DATA RECORDS Block Start
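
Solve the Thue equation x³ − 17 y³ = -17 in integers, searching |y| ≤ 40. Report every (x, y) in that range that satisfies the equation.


The equation is x³ - 17y³ = -17. For fixed y, x³ = 17·y³ − 17, so a solution requires the RHS to be a perfect cube.
Strategy: iterate y from -40 to 40, compute RHS = 17·y³ − 17, and check whether it is a (positive or negative) perfect cube.
Check small values of y:
  y = 0: RHS = -17 is not a perfect cube.
  y = 1: RHS = 0 = (0)³ ⇒ x = 0 works.
  y = -1: RHS = -34 is not a perfect cube.
  y = 2: RHS = 119 is not a perfect cube.
  y = -2: RHS = -153 is not a perfect cube.
  y = 3: RHS = 442 is not a perfect cube.
  y = -3: RHS = -476 is not a perfect cube.
Continuing the search up to |y| = 40 finds no further solutions beyond those listed.
Collected solutions: (0, 1).

Solutions (with |y| ≤ 40): (0, 1).


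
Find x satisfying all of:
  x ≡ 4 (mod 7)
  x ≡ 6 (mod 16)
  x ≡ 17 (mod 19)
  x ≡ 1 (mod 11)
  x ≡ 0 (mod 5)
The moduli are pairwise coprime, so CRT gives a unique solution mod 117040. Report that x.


Product of moduli M = 7 · 16 · 19 · 11 · 5 = 117040.
Merge one congruence at a time:
  Start: x ≡ 4 (mod 7).
  Combine with x ≡ 6 (mod 16); new modulus lcm = 112.
    Write x = 4 + 7·t and substitute into x ≡ 6 (mod 16): 7·t ≡ 6 − 4 = 2 (mod 16).
    The inverse of 7 mod 16 is 7 (since 7·7 = 49 = 3·16 + 1), so t ≡ 7·2 = 14 ≡ 14 (mod 16).
    Then x = 4 + 7·14 = 102, valid modulo lcm(7, 16) = 112: x ≡ 102 (mod 112).
  Combine with x ≡ 17 (mod 19); new modulus lcm = 2128.
    Write x = 102 + 112·t and substitute into x ≡ 17 (mod 19): 112·t ≡ 17 − 102 = -85 (mod 19).
    Reduce coefficients mod 19: 17·t ≡ 10 (mod 19).
    The inverse of 17 mod 19 is 9 (since 17·9 = 153 = 8·19 + 1), so t ≡ 9·10 = 90 ≡ 14 (mod 19).
    Then x = 102 + 112·14 = 1670, valid modulo lcm(112, 19) = 2128: x ≡ 1670 (mod 2128).
  Combine with x ≡ 1 (mod 11); new modulus lcm = 23408.
    Write x = 1670 + 2128·t and substitute into x ≡ 1 (mod 11): 2128·t ≡ 1 − 1670 = -1669 (mod 11).
    Reduce coefficients mod 11: 5·t ≡ 3 (mod 11).
    The inverse of 5 mod 11 is 9 (since 5·9 = 45 = 4·11 + 1), so t ≡ 9·3 = 27 ≡ 5 (mod 11).
    Then x = 1670 + 2128·5 = 12310, valid modulo lcm(2128, 11) = 23408: x ≡ 12310 (mod 23408).
  Combine with x ≡ 0 (mod 5); new modulus lcm = 117040.
    Write x = 12310 + 23408·t and substitute into x ≡ 0 (mod 5): 23408·t ≡ 0 − 12310 = -12310 (mod 5).
    Reduce coefficients mod 5: 3·t ≡ 0 (mod 5).
    The inverse of 3 mod 5 is 2 (since 3·2 = 6 = 1·5 + 1), so t ≡ 2·0 = 0 ≡ 0 (mod 5).
    Then x = 12310 + 23408·0 = 12310, valid modulo lcm(23408, 5) = 117040: x ≡ 12310 (mod 117040).
Verify against each original: 12310 mod 7 = 4, 12310 mod 16 = 6, 12310 mod 19 = 17, 12310 mod 11 = 1, 12310 mod 5 = 0.

x ≡ 12310 (mod 117040).


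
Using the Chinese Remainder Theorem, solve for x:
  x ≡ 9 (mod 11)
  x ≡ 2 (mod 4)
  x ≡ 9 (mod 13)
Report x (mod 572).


Moduli 11, 4, 13 are pairwise coprime; by CRT there is a unique solution modulo M = 11 · 4 · 13 = 572.
Solve pairwise, accumulating the modulus:
  Start with x ≡ 9 (mod 11).
  Combine with x ≡ 2 (mod 4): since gcd(11, 4) = 1, we get a unique residue mod 44.
    Write x = 9 + 11·t and substitute into x ≡ 2 (mod 4): 11·t ≡ 2 − 9 = -7 (mod 4).
    Reduce coefficients mod 4: 3·t ≡ 1 (mod 4).
    The inverse of 3 mod 4 is 3 (since 3·3 = 9 = 2·4 + 1), so t ≡ 3·1 = 3 ≡ 3 (mod 4).
    Then x = 9 + 11·3 = 42, valid modulo lcm(11, 4) = 44: x ≡ 42 (mod 44).
  Combine with x ≡ 9 (mod 13): since gcd(44, 13) = 1, we get a unique residue mod 572.
    Write x = 42 + 44·t and substitute into x ≡ 9 (mod 13): 44·t ≡ 9 − 42 = -33 (mod 13).
    Reduce coefficients mod 13: 5·t ≡ 6 (mod 13).
    The inverse of 5 mod 13 is 8 (since 5·8 = 40 = 3·13 + 1), so t ≡ 8·6 = 48 ≡ 9 (mod 13).
    Then x = 42 + 44·9 = 438, valid modulo lcm(44, 13) = 572: x ≡ 438 (mod 572).
Verify: 438 mod 11 = 9 ✓, 438 mod 4 = 2 ✓, 438 mod 13 = 9 ✓.

x ≡ 438 (mod 572).


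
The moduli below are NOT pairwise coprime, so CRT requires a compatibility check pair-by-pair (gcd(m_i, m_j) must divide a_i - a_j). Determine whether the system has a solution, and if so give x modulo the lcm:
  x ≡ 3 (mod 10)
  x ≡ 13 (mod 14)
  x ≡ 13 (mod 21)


Moduli 10, 14, 21 are not pairwise coprime, so CRT works modulo lcm(m_i) when all pairwise compatibility conditions hold.
Pairwise compatibility: gcd(m_i, m_j) must divide a_i - a_j for every pair.
Merge one congruence at a time:
  Start: x ≡ 3 (mod 10).
  Combine with x ≡ 13 (mod 14): gcd(10, 14) = 2; 13 - 3 = 10, which IS divisible by 2, so compatible.
    Write x = 3 + 10·t and substitute into x ≡ 13 (mod 14): 10·t ≡ 13 − 3 = 10 (mod 14).
    Divide the congruence (and modulus) by g = 2: 5·t ≡ 5 (mod 7).
    The inverse of 5 mod 7 is 3 (since 5·3 = 15 = 2·7 + 1), so t ≡ 3·5 = 15 ≡ 1 (mod 7).
    Then x = 3 + 10·1 = 13, valid modulo lcm(10, 14) = 70: x ≡ 13 (mod 70).
  Combine with x ≡ 13 (mod 21): gcd(70, 21) = 7; 13 - 13 = 0, which IS divisible by 7, so compatible.
    Write x = 13 + 70·t and substitute into x ≡ 13 (mod 21): 70·t ≡ 13 − 13 = 0 (mod 21).
    Divide the congruence (and modulus) by g = 7: 10·t ≡ 0 (mod 3).
    Reduce coefficients mod 3: 1·t ≡ 0 (mod 3).
    So t ≡ 0 (mod 3).
    Then x = 13 + 70·0 = 13, valid modulo lcm(70, 21) = 210: x ≡ 13 (mod 210).
Verify: 13 mod 10 = 3, 13 mod 14 = 13, 13 mod 21 = 13.

x ≡ 13 (mod 210).


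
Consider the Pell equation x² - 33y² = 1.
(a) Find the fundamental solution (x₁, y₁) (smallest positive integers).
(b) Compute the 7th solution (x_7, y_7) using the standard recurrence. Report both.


Step 1: Find the fundamental solution (x₁, y₁) of x² - 33y² = 1.
  Expand √33 as a continued fraction. a₀ = ⌊√33⌋ = 5; iterate m_{k+1} = d_k·a_k − m_k, d_{k+1} = (33 − m_{k+1}²)/d_k, a_{k+1} = ⌊(a₀ + m_{k+1})/d_{k+1}⌋ (starting m₀ = 0, d₀ = 1), with convergents p_k = a_k·p_{k-1} + p_{k-2}, q_k = a_k·q_{k-1} + q_{k-2} (p₋₁ = 1, q₋₁ = 0):
  k = 0: a₀ = 5; p₀/q₀ = 5/1; p₀² − 33·q₀² = 25 − 33 = -8.
  k = 1: m = 5, d = 8, a = ⌊(5 + 5)/8⌋ = 1; p/q = (1·5 + 1)/(1·1 + 0) = 6/1; p² − 33·q² = 36 − 33 = 3.
  k = 2: m = 3, d = 3, a = ⌊(5 + 3)/3⌋ = 2; p/q = (2·6 + 5)/(2·1 + 1) = 17/3; p² − 33·q² = 289 − 297 = -8.
  k = 3: m = 3, d = 8, a = ⌊(5 + 3)/8⌋ = 1; p/q = (1·17 + 6)/(1·3 + 1) = 23/4; p² − 33·q² = 529 − 528 = 1.
  The first convergent with p² − 33·q² = 1 gives the fundamental solution (x₁, y₁) = (23, 4).
Step 2: Apply the recurrence (x_{n+1}, y_{n+1}) = (x₁x_n + 33y₁y_n, x₁y_n + y₁x_n) repeatedly.
  From (x_1, y_1) = (23, 4): x_2 = 23·23 + 33·4·4 = 1057; y_2 = 23·4 + 4·23 = 184.
  From (x_2, y_2) = (1057, 184): x_3 = 23·1057 + 33·4·184 = 48599; y_3 = 23·184 + 4·1057 = 8460.
  From (x_3, y_3) = (48599, 8460): x_4 = 23·48599 + 33·4·8460 = 2234497; y_4 = 23·8460 + 4·48599 = 388976.
  From (x_4, y_4) = (2234497, 388976): x_5 = 23·2234497 + 33·4·388976 = 102738263; y_5 = 23·388976 + 4·2234497 = 17884436.
  From (x_5, y_5) = (102738263, 17884436): x_6 = 23·102738263 + 33·4·17884436 = 4723725601; y_6 = 23·17884436 + 4·102738263 = 822295080.
  From (x_6, y_6) = (4723725601, 822295080): x_7 = 23·4723725601 + 33·4·822295080 = 217188639383; y_7 = 23·822295080 + 4·4723725601 = 37807689244.
Step 3: Verify x_7² - 33·y_7² = 47170905077038818620689 - 47170905077038818620688 = 1 (should be 1). ✓

(x_1, y_1) = (23, 4); (x_7, y_7) = (217188639383, 37807689244).


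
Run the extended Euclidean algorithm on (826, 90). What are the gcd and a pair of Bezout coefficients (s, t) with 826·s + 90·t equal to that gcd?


Euclidean algorithm on (826, 90) — divide until remainder is 0:
  826 = 9 · 90 + 16
  90 = 5 · 16 + 10
  16 = 1 · 10 + 6
  10 = 1 · 6 + 4
  6 = 1 · 4 + 2
  4 = 2 · 2 + 0
gcd(826, 90) = 2.
Track Bezout coefficients alongside the remainders: start with r₀ = 826 = a·1 + b·0 (s = 1, t = 0) and r₁ = 90 = a·0 + b·1 (s = 0, t = 1); each new remainder r_{k+1} = r_{k-1} − q_k·r_k inherits s_{k+1} = s_{k-1} − q_k·s_k, t_{k+1} = t_{k-1} − q_k·t_k, so r_k = a·s_k + b·t_k at every step:
  q = 9: r = 16, s = 1 − 9·0 = 1, t = 0 − 9·1 = -9  (check: 826·1 + 90·(-9) = 16)
  q = 5: r = 10, s = 0 − 5·1 = -5, t = 1 − 5·(-9) = 46  (check: 826·(-5) + 90·46 = 10)
  q = 1: r = 6, s = 1 − 1·(-5) = 6, t = -9 − 1·46 = -55  (check: 826·6 + 90·(-55) = 6)
  q = 1: r = 4, s = -5 − 1·6 = -11, t = 46 − 1·(-55) = 101  (check: 826·(-11) + 90·101 = 4)
  q = 1: r = 2, s = 6 − 1·(-11) = 17, t = -55 − 1·101 = -156  (check: 826·17 + 90·(-156) = 2)
The row with r = 2 (the gcd) gives the Bezout coefficients s = 17, t = -156.
Result: 826 · (17) + 90 · (-156) = 2.

gcd(826, 90) = 2; s = 17, t = -156 (check: 826·17 + 90·(-156) = 2).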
DATA RECORDS Block End
● HOW TO COMPLETE THIS TASK
Starting at the line above that holds "Consider the Pell equation x² - 33y² = 1." and ending at the line that holds "(a) Find the", transcribe each line exactly and include no other lines.

● RESULT
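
Consider the Pell equation x² - 33y² = 1.
(a) Find the fundamental solution (x₁, y₁) (smallest positive integers).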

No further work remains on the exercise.